Your assignment
Copy the entries exactly, through the "A fraud alert was triggered. Then" line.

Dataset entries:
== Segment start ==

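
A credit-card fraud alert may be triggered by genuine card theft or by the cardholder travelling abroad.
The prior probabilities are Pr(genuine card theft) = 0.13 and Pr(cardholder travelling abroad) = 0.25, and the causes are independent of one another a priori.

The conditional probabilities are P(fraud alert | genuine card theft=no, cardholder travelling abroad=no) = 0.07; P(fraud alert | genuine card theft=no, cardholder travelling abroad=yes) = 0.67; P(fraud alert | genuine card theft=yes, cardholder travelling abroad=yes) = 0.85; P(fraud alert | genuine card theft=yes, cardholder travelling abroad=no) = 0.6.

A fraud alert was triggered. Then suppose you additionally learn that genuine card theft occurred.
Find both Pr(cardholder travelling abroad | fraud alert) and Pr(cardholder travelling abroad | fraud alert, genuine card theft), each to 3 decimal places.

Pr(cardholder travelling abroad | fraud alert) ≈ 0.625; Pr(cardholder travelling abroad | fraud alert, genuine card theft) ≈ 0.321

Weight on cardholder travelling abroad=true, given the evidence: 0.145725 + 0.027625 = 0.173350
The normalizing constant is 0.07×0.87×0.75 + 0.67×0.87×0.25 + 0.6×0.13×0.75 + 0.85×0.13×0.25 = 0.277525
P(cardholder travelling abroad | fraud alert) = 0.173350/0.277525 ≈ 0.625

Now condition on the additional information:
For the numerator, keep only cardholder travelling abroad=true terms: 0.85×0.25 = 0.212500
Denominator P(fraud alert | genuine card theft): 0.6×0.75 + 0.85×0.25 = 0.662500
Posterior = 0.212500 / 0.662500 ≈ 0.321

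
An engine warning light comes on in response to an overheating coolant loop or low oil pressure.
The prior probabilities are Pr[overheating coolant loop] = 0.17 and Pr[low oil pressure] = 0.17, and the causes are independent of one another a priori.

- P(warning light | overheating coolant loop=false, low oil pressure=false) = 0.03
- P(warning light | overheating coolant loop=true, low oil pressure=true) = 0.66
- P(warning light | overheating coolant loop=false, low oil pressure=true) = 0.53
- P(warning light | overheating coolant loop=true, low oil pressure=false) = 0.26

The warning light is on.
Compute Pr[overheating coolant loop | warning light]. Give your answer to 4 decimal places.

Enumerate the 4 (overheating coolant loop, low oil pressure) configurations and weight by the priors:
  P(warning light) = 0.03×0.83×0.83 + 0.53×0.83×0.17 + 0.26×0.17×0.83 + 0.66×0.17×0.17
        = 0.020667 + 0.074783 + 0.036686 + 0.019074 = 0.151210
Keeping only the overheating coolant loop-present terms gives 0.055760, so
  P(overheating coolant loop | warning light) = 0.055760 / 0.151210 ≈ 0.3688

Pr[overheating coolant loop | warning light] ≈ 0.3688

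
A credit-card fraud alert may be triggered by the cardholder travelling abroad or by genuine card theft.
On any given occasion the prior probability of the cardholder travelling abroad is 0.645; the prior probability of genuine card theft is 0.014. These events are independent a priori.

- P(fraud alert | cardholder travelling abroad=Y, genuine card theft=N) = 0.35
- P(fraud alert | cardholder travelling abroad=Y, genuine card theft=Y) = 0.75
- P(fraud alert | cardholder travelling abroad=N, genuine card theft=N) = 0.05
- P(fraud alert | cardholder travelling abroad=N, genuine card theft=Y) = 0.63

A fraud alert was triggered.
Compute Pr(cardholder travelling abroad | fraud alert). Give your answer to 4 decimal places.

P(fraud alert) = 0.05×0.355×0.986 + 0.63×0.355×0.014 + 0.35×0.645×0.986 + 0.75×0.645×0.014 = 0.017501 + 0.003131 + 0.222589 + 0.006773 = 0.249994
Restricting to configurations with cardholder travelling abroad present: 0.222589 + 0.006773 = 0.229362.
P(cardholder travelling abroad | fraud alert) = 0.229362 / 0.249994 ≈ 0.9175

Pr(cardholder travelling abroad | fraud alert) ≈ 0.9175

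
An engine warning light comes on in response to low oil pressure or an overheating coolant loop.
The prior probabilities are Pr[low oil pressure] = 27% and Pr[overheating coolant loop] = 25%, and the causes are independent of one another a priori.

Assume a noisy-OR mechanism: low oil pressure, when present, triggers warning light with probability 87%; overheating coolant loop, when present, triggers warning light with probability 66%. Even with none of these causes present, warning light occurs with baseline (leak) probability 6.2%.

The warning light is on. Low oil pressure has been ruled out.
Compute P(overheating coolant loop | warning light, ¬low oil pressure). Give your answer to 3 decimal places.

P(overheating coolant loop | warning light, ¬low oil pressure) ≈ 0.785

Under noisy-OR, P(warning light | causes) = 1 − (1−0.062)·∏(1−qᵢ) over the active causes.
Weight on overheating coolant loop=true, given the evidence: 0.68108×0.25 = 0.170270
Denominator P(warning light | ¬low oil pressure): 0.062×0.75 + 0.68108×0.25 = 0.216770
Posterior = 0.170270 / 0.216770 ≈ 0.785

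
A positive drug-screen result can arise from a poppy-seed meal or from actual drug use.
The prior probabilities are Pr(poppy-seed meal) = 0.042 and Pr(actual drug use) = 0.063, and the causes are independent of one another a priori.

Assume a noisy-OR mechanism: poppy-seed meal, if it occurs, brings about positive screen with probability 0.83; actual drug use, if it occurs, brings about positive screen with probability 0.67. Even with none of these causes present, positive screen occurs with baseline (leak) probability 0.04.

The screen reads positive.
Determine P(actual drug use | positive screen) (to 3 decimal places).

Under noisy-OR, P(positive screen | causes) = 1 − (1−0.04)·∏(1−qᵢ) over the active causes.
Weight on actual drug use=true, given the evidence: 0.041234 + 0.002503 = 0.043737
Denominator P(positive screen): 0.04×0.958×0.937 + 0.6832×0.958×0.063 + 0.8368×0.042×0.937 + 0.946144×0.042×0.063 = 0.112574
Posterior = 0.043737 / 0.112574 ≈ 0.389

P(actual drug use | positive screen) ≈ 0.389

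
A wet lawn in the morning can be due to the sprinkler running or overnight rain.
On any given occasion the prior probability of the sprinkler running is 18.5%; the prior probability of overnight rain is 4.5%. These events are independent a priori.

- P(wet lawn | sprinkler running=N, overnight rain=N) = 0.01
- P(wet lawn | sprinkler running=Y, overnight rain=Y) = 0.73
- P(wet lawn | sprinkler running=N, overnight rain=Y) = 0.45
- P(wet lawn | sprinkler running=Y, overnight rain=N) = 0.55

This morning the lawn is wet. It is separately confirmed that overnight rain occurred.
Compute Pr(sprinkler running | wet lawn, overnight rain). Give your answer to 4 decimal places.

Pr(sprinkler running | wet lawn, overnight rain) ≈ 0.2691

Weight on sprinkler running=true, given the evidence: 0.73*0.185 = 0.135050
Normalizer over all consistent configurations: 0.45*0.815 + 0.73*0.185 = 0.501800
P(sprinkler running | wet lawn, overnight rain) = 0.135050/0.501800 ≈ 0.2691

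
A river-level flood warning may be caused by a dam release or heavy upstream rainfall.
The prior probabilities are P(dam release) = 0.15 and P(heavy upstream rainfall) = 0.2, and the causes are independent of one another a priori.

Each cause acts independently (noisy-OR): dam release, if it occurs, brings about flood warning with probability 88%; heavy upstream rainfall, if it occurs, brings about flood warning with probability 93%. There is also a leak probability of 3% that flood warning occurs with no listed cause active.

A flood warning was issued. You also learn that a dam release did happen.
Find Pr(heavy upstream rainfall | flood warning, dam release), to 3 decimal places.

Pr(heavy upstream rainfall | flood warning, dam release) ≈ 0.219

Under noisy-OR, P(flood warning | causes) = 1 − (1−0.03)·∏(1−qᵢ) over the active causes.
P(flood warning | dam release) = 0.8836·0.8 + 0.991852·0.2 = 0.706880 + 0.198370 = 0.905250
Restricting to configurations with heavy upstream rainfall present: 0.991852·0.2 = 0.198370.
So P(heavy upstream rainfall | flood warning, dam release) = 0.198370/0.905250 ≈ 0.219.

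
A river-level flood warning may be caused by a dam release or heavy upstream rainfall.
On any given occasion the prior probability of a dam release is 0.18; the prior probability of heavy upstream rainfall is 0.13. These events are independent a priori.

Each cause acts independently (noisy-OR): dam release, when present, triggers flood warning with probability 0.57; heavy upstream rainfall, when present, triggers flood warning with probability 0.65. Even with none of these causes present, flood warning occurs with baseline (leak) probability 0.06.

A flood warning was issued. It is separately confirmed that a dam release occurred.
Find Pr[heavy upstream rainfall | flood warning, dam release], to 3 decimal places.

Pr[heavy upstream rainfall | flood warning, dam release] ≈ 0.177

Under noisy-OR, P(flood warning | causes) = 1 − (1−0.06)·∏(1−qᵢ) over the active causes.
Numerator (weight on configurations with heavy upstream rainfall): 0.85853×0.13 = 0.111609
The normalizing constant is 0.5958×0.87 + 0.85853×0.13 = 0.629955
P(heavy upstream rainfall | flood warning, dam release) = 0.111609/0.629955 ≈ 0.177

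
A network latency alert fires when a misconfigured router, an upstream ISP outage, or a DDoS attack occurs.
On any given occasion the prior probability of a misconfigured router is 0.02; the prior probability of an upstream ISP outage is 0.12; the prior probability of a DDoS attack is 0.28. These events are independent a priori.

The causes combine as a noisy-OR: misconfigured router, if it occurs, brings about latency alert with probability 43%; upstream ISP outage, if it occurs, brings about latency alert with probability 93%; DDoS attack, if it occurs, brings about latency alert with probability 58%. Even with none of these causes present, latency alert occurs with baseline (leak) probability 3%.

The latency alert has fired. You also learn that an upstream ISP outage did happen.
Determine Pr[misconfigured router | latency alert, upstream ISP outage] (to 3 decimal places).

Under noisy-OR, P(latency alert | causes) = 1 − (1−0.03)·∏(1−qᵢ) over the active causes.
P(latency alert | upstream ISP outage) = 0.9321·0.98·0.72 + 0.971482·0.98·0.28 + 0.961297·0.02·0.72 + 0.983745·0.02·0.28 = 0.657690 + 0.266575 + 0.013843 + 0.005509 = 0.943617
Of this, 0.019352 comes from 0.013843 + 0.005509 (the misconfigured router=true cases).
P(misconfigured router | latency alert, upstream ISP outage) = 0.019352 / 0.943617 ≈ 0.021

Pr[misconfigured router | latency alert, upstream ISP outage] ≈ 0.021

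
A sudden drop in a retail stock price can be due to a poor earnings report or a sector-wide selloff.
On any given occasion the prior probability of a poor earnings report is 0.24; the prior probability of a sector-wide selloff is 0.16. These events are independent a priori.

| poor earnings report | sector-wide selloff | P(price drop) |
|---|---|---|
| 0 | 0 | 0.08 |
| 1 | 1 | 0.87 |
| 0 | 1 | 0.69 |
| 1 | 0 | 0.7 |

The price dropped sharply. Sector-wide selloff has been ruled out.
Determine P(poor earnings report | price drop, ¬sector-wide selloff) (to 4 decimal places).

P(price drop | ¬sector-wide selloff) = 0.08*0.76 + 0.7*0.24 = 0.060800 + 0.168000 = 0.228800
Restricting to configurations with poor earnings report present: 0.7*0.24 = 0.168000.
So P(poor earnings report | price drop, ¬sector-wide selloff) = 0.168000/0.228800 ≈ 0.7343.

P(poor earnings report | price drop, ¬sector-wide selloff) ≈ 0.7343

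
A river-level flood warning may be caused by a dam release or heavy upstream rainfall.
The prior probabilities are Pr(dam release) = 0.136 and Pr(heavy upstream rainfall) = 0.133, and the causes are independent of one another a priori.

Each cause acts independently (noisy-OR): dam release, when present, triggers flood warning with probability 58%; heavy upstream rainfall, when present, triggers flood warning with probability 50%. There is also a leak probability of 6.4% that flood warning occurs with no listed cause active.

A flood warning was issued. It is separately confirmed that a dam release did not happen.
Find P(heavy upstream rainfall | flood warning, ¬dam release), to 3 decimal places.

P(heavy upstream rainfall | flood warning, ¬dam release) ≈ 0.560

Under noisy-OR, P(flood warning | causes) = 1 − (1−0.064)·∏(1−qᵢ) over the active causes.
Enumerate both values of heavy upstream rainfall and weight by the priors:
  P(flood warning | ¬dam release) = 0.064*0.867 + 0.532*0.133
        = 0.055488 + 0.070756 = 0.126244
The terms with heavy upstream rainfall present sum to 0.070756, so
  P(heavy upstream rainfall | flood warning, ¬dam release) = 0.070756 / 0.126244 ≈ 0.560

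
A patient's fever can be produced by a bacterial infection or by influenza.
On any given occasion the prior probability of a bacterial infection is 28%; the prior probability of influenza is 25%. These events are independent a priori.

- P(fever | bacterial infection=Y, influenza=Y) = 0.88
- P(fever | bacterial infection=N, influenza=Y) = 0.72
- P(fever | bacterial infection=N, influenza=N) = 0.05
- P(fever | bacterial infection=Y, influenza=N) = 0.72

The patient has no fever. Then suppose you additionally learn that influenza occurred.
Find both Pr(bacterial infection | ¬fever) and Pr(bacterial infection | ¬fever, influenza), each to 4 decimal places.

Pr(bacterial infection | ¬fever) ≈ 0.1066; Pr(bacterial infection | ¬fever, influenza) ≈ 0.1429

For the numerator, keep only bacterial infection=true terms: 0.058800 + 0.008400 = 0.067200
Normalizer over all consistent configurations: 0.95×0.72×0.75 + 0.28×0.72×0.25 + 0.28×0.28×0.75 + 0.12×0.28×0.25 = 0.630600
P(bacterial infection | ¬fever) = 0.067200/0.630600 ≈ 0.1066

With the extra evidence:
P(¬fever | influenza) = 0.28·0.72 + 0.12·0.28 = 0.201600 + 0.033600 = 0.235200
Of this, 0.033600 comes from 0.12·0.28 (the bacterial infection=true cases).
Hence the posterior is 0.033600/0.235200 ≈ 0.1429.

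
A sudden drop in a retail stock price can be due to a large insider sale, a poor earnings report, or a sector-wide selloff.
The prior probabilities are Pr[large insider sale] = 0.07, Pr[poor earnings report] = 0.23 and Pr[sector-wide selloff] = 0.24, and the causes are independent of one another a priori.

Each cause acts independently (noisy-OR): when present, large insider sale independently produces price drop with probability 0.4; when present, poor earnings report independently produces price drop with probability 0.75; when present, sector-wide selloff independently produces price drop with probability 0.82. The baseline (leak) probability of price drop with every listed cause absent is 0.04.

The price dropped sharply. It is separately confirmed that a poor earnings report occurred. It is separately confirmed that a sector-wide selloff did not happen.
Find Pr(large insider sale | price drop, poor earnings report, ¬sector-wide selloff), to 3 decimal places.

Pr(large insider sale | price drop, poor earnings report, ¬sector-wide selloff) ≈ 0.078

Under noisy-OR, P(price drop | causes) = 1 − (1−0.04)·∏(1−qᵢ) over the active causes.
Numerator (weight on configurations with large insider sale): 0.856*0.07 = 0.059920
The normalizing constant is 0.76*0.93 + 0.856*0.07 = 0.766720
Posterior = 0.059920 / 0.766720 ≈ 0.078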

== Segment end ==

Solution to the problem
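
A credit-card fraud alert may be triggered by genuine card theft or by the cardholder travelling abroad.
The prior probabilities are Pr(genuine card theft) = 0.13 and Pr(cardholder travelling abroad) = 0.25, and the causes are independent of one another a priori.

The conditional probabilities are P(fraud alert | genuine card theft=no, cardholder travelling abroad=no) = 0.07; P(fraud alert | genuine card theft=no, cardholder travelling abroad=yes) = 0.67; P(fraud alert | genuine card theft=yes, cardholder travelling abroad=yes) = 0.85; P(fraud alert | genuine card theft=yes, cardholder travelling abroad=no) = 0.6.

A fraud alert was triggered. Then suppose you additionally learn that genuine card theft occurred.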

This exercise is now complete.